• **Task statement**
Restate, word for word, every line of the data.
**** Information
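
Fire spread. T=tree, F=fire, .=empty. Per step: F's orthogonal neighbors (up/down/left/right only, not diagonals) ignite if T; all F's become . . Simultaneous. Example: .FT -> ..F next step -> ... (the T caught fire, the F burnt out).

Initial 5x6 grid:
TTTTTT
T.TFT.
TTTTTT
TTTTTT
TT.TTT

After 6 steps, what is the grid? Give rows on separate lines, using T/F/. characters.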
********
• **Response to this task**
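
Fire spread. T=tree, F=fire, .=empty. Per step: F's orthogonal neighbors (up/down/left/right only, not diagonals) ignite if T; all F's become . . Simultaneous. Example: .FT -> ..F next step -> ... (the T caught fire, the F burnt out).

Initial 5x6 grid:
TTTTTT
T.TFT.
TTTTTT
TTTTTT
TT.TTT

After 6 steps, what is the grid? Give rows on separate lines, using T/F/. characters.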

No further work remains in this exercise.